## Your task
From the data that follows, copy every line with the string "been".

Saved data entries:
*-*-*

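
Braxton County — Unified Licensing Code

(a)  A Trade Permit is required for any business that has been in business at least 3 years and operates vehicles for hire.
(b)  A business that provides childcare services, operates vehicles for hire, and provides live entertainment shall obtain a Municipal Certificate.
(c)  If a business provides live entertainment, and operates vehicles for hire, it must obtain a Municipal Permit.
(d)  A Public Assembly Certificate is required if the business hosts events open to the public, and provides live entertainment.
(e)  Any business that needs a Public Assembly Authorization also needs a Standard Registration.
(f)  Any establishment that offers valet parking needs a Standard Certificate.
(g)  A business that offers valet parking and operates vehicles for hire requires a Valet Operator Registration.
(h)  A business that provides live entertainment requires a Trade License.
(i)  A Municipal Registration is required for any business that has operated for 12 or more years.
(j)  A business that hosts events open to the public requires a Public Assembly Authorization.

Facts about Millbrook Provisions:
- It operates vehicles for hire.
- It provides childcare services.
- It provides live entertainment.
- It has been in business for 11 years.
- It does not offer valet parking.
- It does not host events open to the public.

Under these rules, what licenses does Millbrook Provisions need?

Municipal Certificate, Municipal Permit, Trade License, Trade Permit

(a) years in business 11 ≥ 3; operates vehicles for hire → Trade Permit required.
(b) provides childcare services; operates vehicles for hire; provides live entertainment → Municipal Certificate required.
(c) provides live entertainment; operates vehicles for hire → Municipal Permit required.
(d) does not host events open to the public; provides live entertainment → Public Assembly Certificate not required.
(e) Public Assembly Authorization is not required → no effect.
(f) does not offer valet parking → Standard Certificate not required.
(g) does not offer valet parking; operates vehicles for hire → Valet Operator Registration not required.
(h) provides live entertainment → Trade License required.
(i) years in business 11 < 12 → Municipal Registration not required.
(j) does not host events open to the public → Public Assembly Authorization not required.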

*-*-*

## Your solution
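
(a)  A Trade Permit is required for any business that has been in business at least 3 years and operates vehicles for hire.
- It has been in business for 11 years.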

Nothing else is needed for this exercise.